*** Opening DATA SECTION ***

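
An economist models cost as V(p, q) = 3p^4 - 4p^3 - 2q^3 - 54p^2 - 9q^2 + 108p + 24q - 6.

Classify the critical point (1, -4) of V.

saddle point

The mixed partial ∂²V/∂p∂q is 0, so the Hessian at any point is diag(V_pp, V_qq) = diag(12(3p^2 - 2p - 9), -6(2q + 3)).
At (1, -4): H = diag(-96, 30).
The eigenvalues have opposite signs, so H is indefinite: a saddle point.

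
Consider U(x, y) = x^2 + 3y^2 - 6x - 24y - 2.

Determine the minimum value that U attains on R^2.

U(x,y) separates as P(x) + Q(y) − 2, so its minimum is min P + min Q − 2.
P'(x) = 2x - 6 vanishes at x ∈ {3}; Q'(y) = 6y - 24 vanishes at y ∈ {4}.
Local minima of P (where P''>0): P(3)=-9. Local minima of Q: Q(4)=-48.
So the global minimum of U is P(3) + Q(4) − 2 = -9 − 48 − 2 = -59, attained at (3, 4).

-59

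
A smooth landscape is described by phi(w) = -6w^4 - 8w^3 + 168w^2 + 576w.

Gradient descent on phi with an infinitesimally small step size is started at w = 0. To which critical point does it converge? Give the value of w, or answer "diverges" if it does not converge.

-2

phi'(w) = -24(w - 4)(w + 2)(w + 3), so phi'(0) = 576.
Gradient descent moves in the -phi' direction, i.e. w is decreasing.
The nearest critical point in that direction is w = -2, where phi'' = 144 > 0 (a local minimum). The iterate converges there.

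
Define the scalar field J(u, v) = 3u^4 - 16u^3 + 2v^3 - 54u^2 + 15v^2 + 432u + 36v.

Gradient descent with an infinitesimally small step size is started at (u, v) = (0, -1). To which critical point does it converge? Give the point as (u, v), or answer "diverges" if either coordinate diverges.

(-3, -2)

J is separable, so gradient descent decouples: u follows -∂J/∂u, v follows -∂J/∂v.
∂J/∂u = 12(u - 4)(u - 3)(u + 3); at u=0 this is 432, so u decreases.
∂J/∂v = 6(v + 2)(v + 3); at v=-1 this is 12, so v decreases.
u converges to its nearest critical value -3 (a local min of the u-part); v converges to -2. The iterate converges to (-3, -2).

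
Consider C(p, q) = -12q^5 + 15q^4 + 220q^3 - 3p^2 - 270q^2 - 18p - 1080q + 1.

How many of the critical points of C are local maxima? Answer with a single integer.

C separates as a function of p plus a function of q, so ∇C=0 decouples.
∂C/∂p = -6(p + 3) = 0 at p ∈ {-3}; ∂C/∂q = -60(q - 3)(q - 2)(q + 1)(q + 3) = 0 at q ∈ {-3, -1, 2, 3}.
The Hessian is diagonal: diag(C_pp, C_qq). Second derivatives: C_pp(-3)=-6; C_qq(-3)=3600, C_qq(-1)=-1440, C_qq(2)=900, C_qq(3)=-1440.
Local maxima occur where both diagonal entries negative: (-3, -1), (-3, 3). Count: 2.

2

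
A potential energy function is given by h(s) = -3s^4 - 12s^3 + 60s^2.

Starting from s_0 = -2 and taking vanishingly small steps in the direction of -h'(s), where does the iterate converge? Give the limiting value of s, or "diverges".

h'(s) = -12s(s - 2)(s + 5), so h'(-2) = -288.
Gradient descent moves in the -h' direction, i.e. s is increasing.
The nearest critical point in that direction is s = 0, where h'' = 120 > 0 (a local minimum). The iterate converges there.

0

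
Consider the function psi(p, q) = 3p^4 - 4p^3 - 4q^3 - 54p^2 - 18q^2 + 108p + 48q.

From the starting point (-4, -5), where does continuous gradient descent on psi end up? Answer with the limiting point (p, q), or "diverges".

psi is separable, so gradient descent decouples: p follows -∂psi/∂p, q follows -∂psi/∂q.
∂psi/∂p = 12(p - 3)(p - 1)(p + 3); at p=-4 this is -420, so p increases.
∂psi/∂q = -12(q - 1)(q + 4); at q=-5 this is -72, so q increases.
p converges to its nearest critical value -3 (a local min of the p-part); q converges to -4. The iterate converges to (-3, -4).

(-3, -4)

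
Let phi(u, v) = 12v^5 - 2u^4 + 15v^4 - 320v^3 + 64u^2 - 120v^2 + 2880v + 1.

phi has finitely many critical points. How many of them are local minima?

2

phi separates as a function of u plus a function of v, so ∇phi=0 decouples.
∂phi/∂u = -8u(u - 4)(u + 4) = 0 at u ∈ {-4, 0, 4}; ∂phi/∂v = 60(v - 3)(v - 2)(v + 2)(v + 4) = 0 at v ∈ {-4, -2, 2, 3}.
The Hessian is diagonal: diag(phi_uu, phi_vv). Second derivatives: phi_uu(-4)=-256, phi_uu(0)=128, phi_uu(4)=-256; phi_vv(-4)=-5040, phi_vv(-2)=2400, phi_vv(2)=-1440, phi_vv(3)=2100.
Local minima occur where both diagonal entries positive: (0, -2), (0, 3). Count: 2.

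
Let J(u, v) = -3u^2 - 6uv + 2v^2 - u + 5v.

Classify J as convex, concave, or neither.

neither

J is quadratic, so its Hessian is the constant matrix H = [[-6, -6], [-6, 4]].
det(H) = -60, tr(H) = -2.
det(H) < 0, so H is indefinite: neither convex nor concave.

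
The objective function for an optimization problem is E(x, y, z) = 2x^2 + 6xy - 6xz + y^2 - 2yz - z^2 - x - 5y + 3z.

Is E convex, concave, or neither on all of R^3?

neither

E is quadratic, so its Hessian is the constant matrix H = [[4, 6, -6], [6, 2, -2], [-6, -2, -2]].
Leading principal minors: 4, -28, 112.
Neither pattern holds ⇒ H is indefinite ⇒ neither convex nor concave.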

*** Closing DATA SECTION ***
*** Opening DATA SECTION ***

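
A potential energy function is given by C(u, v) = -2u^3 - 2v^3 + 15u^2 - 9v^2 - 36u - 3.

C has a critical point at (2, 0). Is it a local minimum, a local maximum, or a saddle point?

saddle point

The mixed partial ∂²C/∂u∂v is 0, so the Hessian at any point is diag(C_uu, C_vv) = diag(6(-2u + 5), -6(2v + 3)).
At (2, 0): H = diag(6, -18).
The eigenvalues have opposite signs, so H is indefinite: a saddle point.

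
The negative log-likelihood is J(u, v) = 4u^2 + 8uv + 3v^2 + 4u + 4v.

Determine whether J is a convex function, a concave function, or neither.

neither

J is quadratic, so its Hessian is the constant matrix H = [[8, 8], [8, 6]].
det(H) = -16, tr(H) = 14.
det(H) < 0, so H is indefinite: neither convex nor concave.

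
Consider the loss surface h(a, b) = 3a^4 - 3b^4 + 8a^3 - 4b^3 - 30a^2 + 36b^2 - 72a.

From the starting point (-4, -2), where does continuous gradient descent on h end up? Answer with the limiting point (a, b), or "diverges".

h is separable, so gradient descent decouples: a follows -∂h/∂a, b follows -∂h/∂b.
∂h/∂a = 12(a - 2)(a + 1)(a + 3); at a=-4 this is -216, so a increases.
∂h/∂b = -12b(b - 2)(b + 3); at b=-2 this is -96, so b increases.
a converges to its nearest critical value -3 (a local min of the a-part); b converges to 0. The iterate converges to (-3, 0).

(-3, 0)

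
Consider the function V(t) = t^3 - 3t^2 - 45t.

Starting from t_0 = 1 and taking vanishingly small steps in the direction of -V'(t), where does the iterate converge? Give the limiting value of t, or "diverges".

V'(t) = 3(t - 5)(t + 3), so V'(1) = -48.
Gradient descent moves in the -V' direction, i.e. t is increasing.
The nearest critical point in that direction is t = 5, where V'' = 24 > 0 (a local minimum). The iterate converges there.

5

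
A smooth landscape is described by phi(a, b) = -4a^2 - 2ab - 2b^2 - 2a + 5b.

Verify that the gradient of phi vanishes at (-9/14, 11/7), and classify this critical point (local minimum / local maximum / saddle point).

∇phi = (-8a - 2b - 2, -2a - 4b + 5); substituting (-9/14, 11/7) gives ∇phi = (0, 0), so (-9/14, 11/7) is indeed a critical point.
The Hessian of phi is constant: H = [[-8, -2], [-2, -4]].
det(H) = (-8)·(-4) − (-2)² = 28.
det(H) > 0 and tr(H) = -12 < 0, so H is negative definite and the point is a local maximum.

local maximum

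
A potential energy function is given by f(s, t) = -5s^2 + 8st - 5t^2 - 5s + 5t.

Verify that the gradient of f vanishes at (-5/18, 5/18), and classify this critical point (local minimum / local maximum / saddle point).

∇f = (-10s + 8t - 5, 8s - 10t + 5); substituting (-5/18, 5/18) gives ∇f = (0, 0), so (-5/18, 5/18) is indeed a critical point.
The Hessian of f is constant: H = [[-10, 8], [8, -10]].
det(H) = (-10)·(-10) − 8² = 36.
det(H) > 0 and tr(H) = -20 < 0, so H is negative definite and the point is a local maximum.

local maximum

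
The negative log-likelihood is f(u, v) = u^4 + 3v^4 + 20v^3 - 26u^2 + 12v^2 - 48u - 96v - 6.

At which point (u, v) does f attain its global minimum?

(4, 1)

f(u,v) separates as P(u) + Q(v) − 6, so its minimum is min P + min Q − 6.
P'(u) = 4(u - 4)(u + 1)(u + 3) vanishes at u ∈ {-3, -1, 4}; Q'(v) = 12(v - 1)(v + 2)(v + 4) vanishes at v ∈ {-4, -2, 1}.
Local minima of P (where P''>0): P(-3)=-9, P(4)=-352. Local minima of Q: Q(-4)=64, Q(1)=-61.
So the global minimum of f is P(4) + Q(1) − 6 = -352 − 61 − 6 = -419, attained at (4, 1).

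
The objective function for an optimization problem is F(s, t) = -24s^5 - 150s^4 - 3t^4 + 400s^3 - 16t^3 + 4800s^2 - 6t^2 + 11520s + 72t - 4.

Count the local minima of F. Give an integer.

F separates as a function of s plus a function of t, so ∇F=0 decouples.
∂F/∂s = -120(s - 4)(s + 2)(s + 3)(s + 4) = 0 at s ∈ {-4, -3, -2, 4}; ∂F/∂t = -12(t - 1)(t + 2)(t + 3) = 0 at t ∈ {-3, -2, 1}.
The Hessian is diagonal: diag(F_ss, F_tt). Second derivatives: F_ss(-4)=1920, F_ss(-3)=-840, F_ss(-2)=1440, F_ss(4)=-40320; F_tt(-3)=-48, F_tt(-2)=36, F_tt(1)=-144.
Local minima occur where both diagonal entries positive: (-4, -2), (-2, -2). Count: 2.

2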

*** Closing DATA SECTION ***
*** Opening DATA SECTION ***

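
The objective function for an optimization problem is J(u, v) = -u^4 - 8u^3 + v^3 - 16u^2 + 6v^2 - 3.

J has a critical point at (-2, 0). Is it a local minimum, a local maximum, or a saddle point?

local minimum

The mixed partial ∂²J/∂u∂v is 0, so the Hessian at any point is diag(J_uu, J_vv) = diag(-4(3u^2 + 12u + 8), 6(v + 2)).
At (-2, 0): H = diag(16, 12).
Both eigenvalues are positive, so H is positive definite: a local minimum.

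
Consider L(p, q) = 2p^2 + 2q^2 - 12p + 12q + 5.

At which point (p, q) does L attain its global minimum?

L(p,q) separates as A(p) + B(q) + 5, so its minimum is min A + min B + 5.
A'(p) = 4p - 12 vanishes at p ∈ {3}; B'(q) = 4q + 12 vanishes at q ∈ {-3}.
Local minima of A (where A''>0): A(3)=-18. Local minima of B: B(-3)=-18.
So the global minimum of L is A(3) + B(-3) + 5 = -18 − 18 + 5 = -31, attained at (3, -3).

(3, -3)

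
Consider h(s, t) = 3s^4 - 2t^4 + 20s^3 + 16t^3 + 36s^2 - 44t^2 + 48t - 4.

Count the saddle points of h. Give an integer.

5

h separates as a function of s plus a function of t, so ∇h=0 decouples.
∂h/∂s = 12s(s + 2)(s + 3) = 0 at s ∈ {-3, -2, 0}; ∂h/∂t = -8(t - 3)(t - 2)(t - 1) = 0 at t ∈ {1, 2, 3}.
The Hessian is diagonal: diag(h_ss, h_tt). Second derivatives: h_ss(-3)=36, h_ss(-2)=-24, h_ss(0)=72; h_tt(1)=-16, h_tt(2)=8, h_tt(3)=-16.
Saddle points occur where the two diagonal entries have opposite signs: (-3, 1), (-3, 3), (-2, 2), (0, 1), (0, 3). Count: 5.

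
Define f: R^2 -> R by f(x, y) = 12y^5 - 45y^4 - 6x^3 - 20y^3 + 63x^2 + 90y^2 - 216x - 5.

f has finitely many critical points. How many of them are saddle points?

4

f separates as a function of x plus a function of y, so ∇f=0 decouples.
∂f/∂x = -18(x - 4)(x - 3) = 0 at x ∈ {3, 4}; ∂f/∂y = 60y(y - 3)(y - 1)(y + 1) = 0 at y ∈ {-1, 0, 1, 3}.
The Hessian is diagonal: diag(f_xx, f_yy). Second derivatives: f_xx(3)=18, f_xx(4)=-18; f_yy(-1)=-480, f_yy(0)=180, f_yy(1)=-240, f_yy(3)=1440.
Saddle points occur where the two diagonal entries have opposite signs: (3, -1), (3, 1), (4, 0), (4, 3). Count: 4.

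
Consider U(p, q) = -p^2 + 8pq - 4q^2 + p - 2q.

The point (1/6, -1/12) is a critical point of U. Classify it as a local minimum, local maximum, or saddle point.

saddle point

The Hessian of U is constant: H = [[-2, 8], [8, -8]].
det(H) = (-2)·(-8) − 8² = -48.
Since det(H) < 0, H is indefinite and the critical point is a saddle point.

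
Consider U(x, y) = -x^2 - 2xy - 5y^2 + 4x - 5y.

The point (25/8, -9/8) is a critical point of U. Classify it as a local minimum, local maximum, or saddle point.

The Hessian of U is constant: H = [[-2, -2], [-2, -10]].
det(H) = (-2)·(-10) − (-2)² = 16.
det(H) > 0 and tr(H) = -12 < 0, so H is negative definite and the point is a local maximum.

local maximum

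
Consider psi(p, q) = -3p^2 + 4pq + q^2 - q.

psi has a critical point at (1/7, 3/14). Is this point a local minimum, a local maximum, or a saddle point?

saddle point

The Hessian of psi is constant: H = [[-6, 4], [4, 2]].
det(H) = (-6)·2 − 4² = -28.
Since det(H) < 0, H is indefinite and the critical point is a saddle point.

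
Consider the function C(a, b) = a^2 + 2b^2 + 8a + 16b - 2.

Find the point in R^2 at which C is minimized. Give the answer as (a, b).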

*** Closing DATA SECTION ***

■ **WHAT IS REQUIRED**
Write out exactly the lines that fall from the line with "An economist models" to the line with "Define the scalar" in the records above, keeping both ends.

■ **TASK RESULT**
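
An economist models cost as V(p, q) = 3p^4 - 4p^3 - 2q^3 - 54p^2 - 9q^2 + 108p + 24q - 6.

Classify the critical point (1, -4) of V.

saddle point

The mixed partial ∂²V/∂p∂q is 0, so the Hessian at any point is diag(V_pp, V_qq) = diag(12(3p^2 - 2p - 9), -6(2q + 3)).
At (1, -4): H = diag(-96, 30).
The eigenvalues have opposite signs, so H is indefinite: a saddle point.

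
Consider U(x, y) = x^2 + 3y^2 - 6x - 24y - 2.

Determine the minimum value that U attains on R^2.

U(x,y) separates as P(x) + Q(y) − 2, so its minimum is min P + min Q − 2.
P'(x) = 2x - 6 vanishes at x ∈ {3}; Q'(y) = 6y - 24 vanishes at y ∈ {4}.
Local minima of P (where P''>0): P(3)=-9. Local minima of Q: Q(4)=-48.
So the global minimum of U is P(3) + Q(4) − 2 = -9 − 48 − 2 = -59, attained at (3, 4).

-59

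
A smooth landscape is described by phi(w) = -6w^4 - 8w^3 + 168w^2 + 576w.

Gradient descent on phi with an infinitesimally small step size is started at w = 0. To which critical point does it converge? Give the value of w, or answer "diverges" if it does not converge.

-2

phi'(w) = -24(w - 4)(w + 2)(w + 3), so phi'(0) = 576.
Gradient descent moves in the -phi' direction, i.e. w is decreasing.
The nearest critical point in that direction is w = -2, where phi'' = 144 > 0 (a local minimum). The iterate converges there.

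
Define the scalar field J(u, v) = 3u^4 - 16u^3 + 2v^3 - 54u^2 + 15v^2 + 432u + 36v.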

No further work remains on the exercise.